## Activity
The response must contain every line from the records below that has "entirely".

## Dataset excerpts
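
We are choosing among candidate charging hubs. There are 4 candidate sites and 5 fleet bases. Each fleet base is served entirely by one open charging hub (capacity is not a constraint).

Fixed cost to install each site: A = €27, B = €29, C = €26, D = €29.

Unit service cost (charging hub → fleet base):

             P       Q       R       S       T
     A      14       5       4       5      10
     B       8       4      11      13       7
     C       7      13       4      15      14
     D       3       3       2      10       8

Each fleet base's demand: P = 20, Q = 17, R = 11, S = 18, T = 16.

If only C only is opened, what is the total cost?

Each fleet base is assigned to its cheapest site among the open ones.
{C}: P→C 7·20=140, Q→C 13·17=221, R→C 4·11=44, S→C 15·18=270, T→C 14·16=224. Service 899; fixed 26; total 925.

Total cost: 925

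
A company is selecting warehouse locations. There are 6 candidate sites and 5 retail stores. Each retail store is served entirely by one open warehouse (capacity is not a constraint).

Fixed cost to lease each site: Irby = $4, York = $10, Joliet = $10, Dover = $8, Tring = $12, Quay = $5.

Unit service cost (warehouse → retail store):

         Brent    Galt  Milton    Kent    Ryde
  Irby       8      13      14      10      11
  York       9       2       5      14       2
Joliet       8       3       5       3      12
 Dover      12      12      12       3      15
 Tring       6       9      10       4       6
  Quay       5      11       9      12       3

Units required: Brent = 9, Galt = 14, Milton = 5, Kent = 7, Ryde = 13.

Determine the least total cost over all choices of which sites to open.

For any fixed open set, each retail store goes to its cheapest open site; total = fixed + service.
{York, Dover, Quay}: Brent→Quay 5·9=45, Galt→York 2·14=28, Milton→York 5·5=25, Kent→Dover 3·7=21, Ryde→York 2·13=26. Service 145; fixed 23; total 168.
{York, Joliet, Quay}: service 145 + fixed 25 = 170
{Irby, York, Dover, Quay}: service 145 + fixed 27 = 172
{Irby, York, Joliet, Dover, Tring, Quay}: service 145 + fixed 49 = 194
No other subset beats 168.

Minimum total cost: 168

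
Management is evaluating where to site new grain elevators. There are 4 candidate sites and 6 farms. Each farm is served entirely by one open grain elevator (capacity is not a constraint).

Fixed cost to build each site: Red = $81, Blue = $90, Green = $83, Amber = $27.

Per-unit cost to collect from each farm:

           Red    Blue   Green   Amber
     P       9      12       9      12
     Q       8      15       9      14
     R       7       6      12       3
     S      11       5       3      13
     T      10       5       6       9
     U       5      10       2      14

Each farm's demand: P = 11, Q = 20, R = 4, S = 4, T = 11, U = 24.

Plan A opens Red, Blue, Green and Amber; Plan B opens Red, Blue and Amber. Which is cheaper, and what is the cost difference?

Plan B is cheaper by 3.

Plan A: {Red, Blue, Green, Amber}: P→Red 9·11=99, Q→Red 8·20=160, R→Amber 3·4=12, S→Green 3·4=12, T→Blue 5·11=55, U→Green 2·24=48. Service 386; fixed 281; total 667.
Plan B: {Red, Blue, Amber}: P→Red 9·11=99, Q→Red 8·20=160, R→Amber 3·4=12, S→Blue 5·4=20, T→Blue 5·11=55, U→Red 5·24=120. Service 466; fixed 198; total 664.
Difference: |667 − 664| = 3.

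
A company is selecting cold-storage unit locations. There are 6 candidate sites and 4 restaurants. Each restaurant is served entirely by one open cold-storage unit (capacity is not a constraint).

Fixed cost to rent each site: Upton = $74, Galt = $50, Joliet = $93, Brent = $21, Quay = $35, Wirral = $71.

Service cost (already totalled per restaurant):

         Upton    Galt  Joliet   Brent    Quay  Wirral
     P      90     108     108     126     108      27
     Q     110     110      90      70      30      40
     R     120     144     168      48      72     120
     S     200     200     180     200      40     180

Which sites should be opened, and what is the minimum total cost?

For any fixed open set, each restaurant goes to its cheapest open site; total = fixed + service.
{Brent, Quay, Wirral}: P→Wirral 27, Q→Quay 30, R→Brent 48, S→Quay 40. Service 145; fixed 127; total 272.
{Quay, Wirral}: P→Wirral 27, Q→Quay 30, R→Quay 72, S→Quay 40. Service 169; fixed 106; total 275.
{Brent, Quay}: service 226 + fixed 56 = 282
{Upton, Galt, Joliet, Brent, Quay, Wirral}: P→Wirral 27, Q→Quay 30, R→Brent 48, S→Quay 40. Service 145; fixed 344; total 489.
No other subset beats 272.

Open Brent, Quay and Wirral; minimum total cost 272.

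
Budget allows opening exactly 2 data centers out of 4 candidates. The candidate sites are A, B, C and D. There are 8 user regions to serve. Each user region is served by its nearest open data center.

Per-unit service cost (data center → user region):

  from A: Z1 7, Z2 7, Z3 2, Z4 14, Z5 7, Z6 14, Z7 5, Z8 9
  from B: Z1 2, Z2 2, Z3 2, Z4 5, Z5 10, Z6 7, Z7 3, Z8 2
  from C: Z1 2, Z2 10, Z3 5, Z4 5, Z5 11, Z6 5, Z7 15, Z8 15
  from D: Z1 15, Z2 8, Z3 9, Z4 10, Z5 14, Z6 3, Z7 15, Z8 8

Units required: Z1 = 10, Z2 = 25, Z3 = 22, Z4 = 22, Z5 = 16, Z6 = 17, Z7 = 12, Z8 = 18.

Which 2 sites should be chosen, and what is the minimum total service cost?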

## Solution to this problem
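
We are choosing among candidate charging hubs. There are 4 candidate sites and 5 fleet bases. Each fleet base is served entirely by one open charging hub (capacity is not a constraint).
A company is selecting warehouse locations. There are 6 candidate sites and 5 retail stores. Each retail store is served entirely by one open warehouse (capacity is not a constraint).
Management is evaluating where to site new grain elevators. There are 4 candidate sites and 6 farms. Each farm is served entirely by one open grain elevator (capacity is not a constraint).
A company is selecting cold-storage unit locations. There are 6 candidate sites and 4 restaurants. Each restaurant is served entirely by one open cold-storage unit (capacity is not a constraint).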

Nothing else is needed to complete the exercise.